> **Brief**:
Every line below between the one holding "Determine q and a and z and n." and the one holding "-2, 18, 17, 8, 15, -10, 2, -1", inclusive, should be copied exactly, and no other line.

> **Material for this exercise**:
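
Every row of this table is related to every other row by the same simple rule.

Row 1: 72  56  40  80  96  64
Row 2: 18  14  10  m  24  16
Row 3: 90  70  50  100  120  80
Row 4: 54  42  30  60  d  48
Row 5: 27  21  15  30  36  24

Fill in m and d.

m = 20, d = 72

Each row is a constant multiple of every other row — this is a multiplication table with the headers hidden.
Row 2 is 16/64 = 1/4 times row 1, so its entry in column 4 is 80 × 1/4 = 20.
Row 4 is 48/64 = 3/4 times row 1, so its entry in column 5 is 96 × 3/4 = 72.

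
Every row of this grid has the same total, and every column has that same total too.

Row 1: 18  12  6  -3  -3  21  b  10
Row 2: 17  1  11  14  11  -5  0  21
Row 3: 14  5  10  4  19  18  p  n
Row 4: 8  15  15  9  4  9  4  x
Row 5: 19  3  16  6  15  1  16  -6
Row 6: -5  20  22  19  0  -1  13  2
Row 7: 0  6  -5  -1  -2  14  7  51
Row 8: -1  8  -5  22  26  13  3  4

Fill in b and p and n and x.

b = 9, p = 18, n = -18, x = 6

Rows 2 and 5 both sum to 70, so that's the common total.
Row 4 has 8 + 15 + 15 + 9 + 4 + 9 + 4 = 64; the blank must be 70 − 64 = 6.
Column 8 has 10 + 21 + 6 − 6 + 2 + 51 + 4 = 88; the blank must be 70 − 88 = -18.
Row 3 has 14 + 5 + 10 + 4 + 19 + 18 − 18 = 52; the blank must be 70 − 52 = 18.
Row 1 has 18 + 12 + 6 − 3 − 3 + 21 + 10 = 61; the blank must be 70 − 61 = 9.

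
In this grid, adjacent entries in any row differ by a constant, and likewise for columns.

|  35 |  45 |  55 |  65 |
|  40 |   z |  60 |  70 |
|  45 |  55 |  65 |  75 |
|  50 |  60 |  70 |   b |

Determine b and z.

b = 80, z = 50

Along each row the entries change by 10 per step; down each column they change by 5.
Row 4: from 50 at column 1, stepping by 10 to column 4 gives 80.
Row 2: from 40 at column 1, stepping by 10 to column 2 gives 50.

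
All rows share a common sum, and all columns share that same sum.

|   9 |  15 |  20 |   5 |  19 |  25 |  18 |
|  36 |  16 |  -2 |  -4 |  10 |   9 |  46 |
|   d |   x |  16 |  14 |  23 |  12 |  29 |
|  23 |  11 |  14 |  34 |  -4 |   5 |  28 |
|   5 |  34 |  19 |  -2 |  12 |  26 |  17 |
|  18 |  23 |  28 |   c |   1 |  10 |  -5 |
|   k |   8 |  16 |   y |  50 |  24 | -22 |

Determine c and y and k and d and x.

Rows 1 and 2 both sum to 111, so that's the common total.
The known cells in column 2 total 107, leaving 111 − 107 = 4 for the blank.
The known cells in row 3 total 98, leaving 111 − 98 = 13 for the blank.
The known cells in column 1 total 104, leaving 111 − 104 = 7 for the blank.
The known cells in row 6 total 75, leaving 111 − 75 = 36 for the blank.
The known cells in row 7 total 83, leaving 111 − 83 = 28 for the blank.

c = 36, y = 28, k = 7, d = 13, x = 4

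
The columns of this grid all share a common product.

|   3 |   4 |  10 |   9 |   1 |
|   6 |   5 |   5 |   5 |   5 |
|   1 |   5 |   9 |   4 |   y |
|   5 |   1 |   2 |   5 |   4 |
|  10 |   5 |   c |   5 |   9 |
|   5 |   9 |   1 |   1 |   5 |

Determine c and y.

c = 5, y = 5

Columns 1 and 2 each multiply to 4500, so every column has product 4500.
Column 3: 10×5×9×2×1 = 900, so the missing entry is 4500 ÷ 900 = 5.
Column 5: 1×5×4×9×5 = 900, so the missing entry is 4500 ÷ 900 = 5.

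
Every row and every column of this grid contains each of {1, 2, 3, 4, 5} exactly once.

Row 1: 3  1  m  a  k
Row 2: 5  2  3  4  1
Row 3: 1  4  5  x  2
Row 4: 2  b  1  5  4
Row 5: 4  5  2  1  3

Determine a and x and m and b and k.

For row 1, column 5: column 5 already has {1, 2, 3, 4}; that leaves 5.
For row 4, column 2: row 4 already has {1, 2, 4, 5}; that leaves 3.
For row 3, column 4: row 3 already has {1, 2, 4, 5}; that leaves 3.
For row 1, column 4: column 4 already has {1, 3, 4, 5}; that leaves 2.
At (row 1, col 3): row 1 already has {1, 2, 3, 5}, so the value is 4.

a = 2, x = 3, m = 4, b = 3, k = 5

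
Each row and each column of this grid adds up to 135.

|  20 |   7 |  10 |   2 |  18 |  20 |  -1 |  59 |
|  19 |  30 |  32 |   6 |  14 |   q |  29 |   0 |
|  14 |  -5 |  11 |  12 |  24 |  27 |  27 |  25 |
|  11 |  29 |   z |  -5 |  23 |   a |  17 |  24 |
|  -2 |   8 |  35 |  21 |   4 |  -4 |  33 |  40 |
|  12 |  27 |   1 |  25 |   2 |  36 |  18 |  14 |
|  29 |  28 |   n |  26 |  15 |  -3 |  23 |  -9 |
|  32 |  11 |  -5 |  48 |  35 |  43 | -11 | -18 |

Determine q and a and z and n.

q = 5, a = 11, z = 25, n = 26

Row 7: 29 + 28 + 26 + 15 − 3 + 23 − 9 = 109, so its missing entry is 135 − 109 = 26.
Column 3: 10 + 32 + 11 + 35 + 1 + 26 − 5 = 110, so its missing entry is 135 − 110 = 25.
Row 4: 11 + 29 + 25 − 5 + 23 + 17 + 24 = 124, so its missing entry is 135 − 124 = 11.
Row 2: 19 + 30 + 32 + 6 + 14 + 29 + 0 = 130, so its missing entry is 135 − 130 = 5.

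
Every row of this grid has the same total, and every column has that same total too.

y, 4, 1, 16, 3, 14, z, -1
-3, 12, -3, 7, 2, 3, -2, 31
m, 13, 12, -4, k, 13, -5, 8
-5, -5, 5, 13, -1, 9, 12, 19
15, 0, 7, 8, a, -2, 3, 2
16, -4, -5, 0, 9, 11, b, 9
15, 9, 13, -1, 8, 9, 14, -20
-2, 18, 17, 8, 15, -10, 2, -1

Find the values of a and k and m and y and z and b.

a = 14, k = -3, m = 13, y = -2, z = 12, b = 11

Rows 2 and 4 both sum to 47, so that's the common total.
Row 5: 15 + 0 + 7 + 8 − 2 + 3 + 2 = 33, so its missing entry is 47 − 33 = 14.
Column 5: 3 + 2 − 1 + 14 + 9 + 8 + 15 = 50, so its missing entry is 47 − 50 = -3.
Row 3: 13 + 12 − 4 − 3 + 13 − 5 + 8 = 34, so its missing entry is 47 − 34 = 13.
Column 1: -3 + 13 − 5 + 15 + 16 + 15 − 2 = 49, so its missing entry is 47 − 49 = -2.
Row 1: -2 + 4 + 1 + 16 + 3 + 14 − 1 = 35, so its missing entry is 47 − 35 = 12.
Row 6: 16 − 4 − 5 + 0 + 9 + 11 + 9 = 36, so its missing entry is 47 − 36 = 11.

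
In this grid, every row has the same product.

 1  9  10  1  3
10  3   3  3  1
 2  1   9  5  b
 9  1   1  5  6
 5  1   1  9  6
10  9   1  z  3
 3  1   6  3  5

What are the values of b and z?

b = 3, z = 1

Rows 1 and 4 each multiply to 270, so every row has product 270.
Row 3: 2×1×9×5 = 90, so the missing entry is 270 ÷ 90 = 3.
Row 6: 10×9×1×3 = 270, so the missing entry is 270 ÷ 270 = 1.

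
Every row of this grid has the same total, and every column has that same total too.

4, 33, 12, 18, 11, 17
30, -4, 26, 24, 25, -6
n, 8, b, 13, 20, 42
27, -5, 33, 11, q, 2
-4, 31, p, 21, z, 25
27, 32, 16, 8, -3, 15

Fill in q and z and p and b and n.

Rows 1 and 2 both sum to 95, so that's the common total.
Row 4: 27 − 5 + 33 + 11 + 2 = 68, so its missing entry is 95 − 68 = 27.
Column 5: 11 + 25 + 20 + 27 − 3 = 80, so its missing entry is 95 − 80 = 15.
Column 1: 4 + 30 + 27 − 4 + 27 = 84, so its missing entry is 95 − 84 = 11.
Row 5: -4 + 31 + 21 + 15 + 25 = 88, so its missing entry is 95 − 88 = 7.
Row 3: 11 + 8 + 13 + 20 + 42 = 94, so its missing entry is 95 − 94 = 1.

q = 27, z = 15, p = 7, b = 1, n = 11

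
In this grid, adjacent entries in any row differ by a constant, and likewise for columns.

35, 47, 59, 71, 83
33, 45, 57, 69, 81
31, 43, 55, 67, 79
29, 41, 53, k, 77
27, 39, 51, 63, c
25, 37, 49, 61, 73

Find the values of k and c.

Along each row the entries change by 12 per step; down each column they change by -2.
Row 4: from 29 at column 1, stepping by 12 to column 4 gives 65.
Row 5: from 27 at column 1, stepping by 12 to column 5 gives 75.

k = 65, c = 75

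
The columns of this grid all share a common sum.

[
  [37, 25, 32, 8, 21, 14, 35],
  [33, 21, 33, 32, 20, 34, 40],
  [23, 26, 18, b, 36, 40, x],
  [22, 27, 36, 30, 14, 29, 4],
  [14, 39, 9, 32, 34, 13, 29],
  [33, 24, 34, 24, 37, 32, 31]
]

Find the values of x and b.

The complete columns each total 162.
Column 7 is missing 162 − 139 = 23 (since 35 + 40 + 4 + 29 + 31 = 139).
Column 4 is missing 162 − 126 = 36 (since 8 + 32 + 30 + 32 + 24 = 126).

x = 23, b = 36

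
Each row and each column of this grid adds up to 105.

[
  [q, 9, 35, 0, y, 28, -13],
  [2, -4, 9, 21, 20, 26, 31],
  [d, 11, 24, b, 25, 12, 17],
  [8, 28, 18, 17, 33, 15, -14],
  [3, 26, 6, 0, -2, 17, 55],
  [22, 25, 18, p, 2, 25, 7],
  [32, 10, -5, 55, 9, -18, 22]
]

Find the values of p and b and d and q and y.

p = 6, b = 6, d = 10, q = 28, y = 18

The known cells in column 5 total 87, leaving 105 − 87 = 18 for the blank.
The known cells in row 1 total 77, leaving 105 − 77 = 28 for the blank.
The known cells in column 1 total 95, leaving 105 − 95 = 10 for the blank.
The known cells in row 3 total 99, leaving 105 − 99 = 6 for the blank.
The known cells in row 6 total 99, leaving 105 − 99 = 6 for the blank.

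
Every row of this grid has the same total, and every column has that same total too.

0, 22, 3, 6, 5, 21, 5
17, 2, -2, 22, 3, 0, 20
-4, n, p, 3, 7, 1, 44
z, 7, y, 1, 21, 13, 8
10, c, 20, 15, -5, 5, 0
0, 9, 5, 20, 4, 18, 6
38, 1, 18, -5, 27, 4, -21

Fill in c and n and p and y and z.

Rows 1 and 2 both sum to 62, so that's the common total.
Column 1 has 0 + 17 − 4 + 10 + 0 + 38 = 61; the blank must be 62 − 61 = 1.
Row 4 has 1 + 7 + 1 + 21 + 13 + 8 = 51; the blank must be 62 − 51 = 11.
Column 3 has 3 − 2 + 11 + 20 + 5 + 18 = 55; the blank must be 62 − 55 = 7.
Row 3 has -4 + 7 + 3 + 7 + 1 + 44 = 58; the blank must be 62 − 58 = 4.
Row 5 has 10 + 20 + 15 − 5 + 5 + 0 = 45; the blank must be 62 − 45 = 17.

c = 17, n = 4, p = 7, y = 11, z = 1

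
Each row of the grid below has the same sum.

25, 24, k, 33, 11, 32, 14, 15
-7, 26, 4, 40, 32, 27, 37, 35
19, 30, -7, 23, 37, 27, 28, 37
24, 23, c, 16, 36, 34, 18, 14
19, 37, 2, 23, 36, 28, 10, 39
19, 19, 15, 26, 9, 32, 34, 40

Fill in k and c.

k = 40, c = 29

Rows 2 and 6 both add up to 194, so every row sums to 194.
Row 1: 25 + 24 + 33 + 11 + 32 + 14 + 15 = 154, so the missing entry is 194 − 154 = 40.
Row 4: 24 + 23 + 16 + 36 + 34 + 18 + 14 = 165, so the missing entry is 194 − 165 = 29.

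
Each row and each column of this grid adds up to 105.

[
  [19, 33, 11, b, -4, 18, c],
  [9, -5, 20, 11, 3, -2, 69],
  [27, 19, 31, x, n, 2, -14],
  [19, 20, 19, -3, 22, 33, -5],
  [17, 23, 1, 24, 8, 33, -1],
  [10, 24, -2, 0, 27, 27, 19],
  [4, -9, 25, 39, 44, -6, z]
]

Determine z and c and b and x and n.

z = 8, c = 29, b = -1, x = 35, n = 5

Column 5 has -4 + 3 + 22 + 8 + 27 + 44 = 100; the blank must be 105 − 100 = 5.
Row 3 has 27 + 19 + 31 + 5 + 2 − 14 = 70; the blank must be 105 − 70 = 35.
Column 4 has 11 + 35 − 3 + 24 + 0 + 39 = 106; the blank must be 105 − 106 = -1.
Row 1 has 19 + 33 + 11 − 1 − 4 + 18 = 76; the blank must be 105 − 76 = 29.
Row 7 has 4 − 9 + 25 + 39 + 44 − 6 = 97; the blank must be 105 − 97 = 8.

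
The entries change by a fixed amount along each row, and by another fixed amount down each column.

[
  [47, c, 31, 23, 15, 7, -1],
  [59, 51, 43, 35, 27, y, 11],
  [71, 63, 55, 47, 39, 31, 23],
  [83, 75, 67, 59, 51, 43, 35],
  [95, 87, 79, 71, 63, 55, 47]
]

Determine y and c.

Along each row the entries change by -8 per step; down each column they change by 12.
Row 2: from 59 at column 1, stepping by -8 to column 6 gives 19.
Row 1: from 47 at column 1, stepping by -8 to column 2 gives 39.

y = 19, c = 39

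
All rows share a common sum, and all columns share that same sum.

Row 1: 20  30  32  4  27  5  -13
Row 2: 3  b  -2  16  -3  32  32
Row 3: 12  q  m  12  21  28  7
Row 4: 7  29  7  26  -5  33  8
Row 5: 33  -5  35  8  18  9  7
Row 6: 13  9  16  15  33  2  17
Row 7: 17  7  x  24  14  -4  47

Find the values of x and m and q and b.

Rows 1 and 4 both sum to 105, so that's the common total.
Row 2 has 3 − 2 + 16 − 3 + 32 + 32 = 78; the blank must be 105 − 78 = 27.
Row 7 has 17 + 7 + 24 + 14 − 4 + 47 = 105; the blank must be 105 − 105 = 0.
Column 2 has 30 + 27 + 29 − 5 + 9 + 7 = 97; the blank must be 105 − 97 = 8.
Row 3 has 12 + 8 + 12 + 21 + 28 + 7 = 88; the blank must be 105 − 88 = 17.

x = 0, m = 17, q = 8, b = 27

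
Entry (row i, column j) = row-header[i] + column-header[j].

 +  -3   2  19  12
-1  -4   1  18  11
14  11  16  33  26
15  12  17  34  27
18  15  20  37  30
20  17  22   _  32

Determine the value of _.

20 + 19 = 39.

39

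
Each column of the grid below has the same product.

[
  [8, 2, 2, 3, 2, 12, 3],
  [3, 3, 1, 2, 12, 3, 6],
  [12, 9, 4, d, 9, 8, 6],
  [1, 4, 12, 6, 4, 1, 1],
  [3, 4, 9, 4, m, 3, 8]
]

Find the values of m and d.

Columns 2 and 6 each multiply to 864, so every column has product 864.
Column 5: 2×12×9×4 = 864, so the missing entry is 864 ÷ 864 = 1.
Column 4: 3×2×6×4 = 144, so the missing entry is 864 ÷ 144 = 6.

m = 1, d = 6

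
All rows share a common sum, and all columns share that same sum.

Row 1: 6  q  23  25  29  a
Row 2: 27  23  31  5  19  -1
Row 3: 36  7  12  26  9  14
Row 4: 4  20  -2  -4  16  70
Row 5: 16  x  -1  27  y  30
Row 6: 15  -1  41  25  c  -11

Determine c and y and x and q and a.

c = 35, y = -4, x = 36, q = 19, a = 2

Rows 2 and 3 both sum to 104, so that's the common total.
The known cells in row 6 total 69, leaving 104 − 69 = 35 for the blank.
The known cells in column 5 total 108, leaving 104 − 108 = -4 for the blank.
The known cells in column 6 total 102, leaving 104 − 102 = 2 for the blank.
The known cells in row 1 total 85, leaving 104 − 85 = 19 for the blank.
The known cells in row 5 total 68, leaving 104 − 68 = 36 for the blank.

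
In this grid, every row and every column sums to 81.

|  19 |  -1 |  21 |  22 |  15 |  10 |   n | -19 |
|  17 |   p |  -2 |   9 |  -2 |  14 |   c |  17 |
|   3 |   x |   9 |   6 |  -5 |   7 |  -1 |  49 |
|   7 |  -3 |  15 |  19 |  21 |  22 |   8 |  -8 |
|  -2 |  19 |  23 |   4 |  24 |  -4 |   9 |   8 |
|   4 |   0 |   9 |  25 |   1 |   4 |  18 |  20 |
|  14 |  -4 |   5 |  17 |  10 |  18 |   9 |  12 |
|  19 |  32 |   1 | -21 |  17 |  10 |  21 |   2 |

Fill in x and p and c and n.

Row 3 has 3 + 9 + 6 − 5 + 7 − 1 + 49 = 68; the blank must be 81 − 68 = 13.
Column 2 has -1 + 13 − 3 + 19 + 0 − 4 + 32 = 56; the blank must be 81 − 56 = 25.
Row 2 has 17 + 25 − 2 + 9 − 2 + 14 + 17 = 78; the blank must be 81 − 78 = 3.
Row 1 has 19 − 1 + 21 + 22 + 15 + 10 − 19 = 67; the blank must be 81 − 67 = 14.

x = 13, p = 25, c = 3, n = 14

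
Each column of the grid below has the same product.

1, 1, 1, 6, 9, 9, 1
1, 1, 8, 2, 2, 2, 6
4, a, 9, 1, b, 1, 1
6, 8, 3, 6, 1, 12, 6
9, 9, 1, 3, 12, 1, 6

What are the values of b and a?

b = 1, a = 3

Columns 1 and 3 each multiply to 216, so every column has product 216.
Column 5: 9×2×1×12 = 216, so the missing entry is 216 ÷ 216 = 1.
Column 2: 1×1×8×9 = 72, so the missing entry is 216 ÷ 72 = 3.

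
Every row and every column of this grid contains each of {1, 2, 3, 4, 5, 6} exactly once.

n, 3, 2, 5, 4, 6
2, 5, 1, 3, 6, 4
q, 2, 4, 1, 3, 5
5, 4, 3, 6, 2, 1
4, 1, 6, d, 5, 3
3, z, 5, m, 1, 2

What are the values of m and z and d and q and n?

At (row 1, col 1): row 1 already has {2, 3, 4, 5, 6}, so the value is 1.
At (row 5, col 4): row 5 already has {1, 3, 4, 5, 6}, so the value is 2.
For row 3, column 1: row 3 already has {1, 2, 3, 4, 5}; that leaves 6.
For row 6, column 2: column 2 already has {1, 2, 3, 4, 5}; that leaves 6.
For row 6, column 4: row 6 already has {1, 2, 3, 5, 6}; that leaves 4.

m = 4, z = 6, d = 2, q = 6, n = 1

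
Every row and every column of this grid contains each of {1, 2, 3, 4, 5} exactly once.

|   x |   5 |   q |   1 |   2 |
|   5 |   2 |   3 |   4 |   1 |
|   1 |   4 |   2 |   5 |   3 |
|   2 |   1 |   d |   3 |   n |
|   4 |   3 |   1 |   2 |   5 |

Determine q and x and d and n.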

> **Response area**:
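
Determine q and a and z and n.

q = 5, a = 11, z = 25, n = 26

Row 7: 29 + 28 + 26 + 15 − 3 + 23 − 9 = 109, so its missing entry is 135 − 109 = 26.
Column 3: 10 + 32 + 11 + 35 + 1 + 26 − 5 = 110, so its missing entry is 135 − 110 = 25.
Row 4: 11 + 29 + 25 − 5 + 23 + 17 + 24 = 124, so its missing entry is 135 − 124 = 11.
Row 2: 19 + 30 + 32 + 6 + 14 + 29 + 0 = 130, so its missing entry is 135 − 130 = 5.

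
Every row of this grid has the same total, and every column has that same total too.

y, 4, 1, 16, 3, 14, z, -1
-3, 12, -3, 7, 2, 3, -2, 31
m, 13, 12, -4, k, 13, -5, 8
-5, -5, 5, 13, -1, 9, 12, 19
15, 0, 7, 8, a, -2, 3, 2
16, -4, -5, 0, 9, 11, b, 9
15, 9, 13, -1, 8, 9, 14, -20
-2, 18, 17, 8, 15, -10, 2, -1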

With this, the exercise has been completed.